**** Extracted material ****

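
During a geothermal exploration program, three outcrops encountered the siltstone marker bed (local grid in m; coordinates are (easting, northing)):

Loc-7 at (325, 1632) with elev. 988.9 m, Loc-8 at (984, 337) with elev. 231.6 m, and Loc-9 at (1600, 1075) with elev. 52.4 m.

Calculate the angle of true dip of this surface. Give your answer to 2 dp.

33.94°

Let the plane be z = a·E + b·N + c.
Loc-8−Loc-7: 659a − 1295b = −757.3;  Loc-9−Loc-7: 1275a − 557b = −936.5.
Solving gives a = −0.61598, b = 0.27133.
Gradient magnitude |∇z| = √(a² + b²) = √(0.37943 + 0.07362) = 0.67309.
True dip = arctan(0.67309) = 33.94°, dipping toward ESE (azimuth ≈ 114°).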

****
**** Extracted material ****

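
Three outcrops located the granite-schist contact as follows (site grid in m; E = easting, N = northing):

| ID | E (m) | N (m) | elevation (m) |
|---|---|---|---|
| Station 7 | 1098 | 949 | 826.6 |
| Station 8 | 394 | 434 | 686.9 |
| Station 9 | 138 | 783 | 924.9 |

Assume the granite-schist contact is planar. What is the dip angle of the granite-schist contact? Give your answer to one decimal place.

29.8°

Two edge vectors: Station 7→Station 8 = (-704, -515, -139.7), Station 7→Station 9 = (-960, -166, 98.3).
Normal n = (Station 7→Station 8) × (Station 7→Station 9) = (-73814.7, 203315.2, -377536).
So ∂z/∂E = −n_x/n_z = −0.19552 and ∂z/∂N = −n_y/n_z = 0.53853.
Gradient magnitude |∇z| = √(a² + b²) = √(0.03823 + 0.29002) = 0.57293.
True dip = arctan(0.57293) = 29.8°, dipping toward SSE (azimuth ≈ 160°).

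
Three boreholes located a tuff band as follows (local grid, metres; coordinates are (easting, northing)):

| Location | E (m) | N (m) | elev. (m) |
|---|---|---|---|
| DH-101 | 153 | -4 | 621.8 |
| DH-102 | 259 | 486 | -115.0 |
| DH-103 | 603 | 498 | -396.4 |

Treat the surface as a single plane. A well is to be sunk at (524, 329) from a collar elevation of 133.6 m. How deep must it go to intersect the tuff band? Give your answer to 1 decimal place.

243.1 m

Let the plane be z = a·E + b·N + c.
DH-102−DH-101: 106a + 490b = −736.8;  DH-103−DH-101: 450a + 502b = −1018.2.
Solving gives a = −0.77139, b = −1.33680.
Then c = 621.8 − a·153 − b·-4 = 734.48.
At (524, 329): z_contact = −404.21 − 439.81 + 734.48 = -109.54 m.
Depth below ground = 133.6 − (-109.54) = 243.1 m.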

****

Your goal ▸
From the entries above, extract every line where the word "local" appears.

Reply to the task ▸
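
During a geothermal exploration program, three outcrops encountered the siltstone marker bed (local grid in m; coordinates are (easting, northing)):
Three boreholes located a tuff band as follows (local grid, metres; coordinates are (easting, northing)):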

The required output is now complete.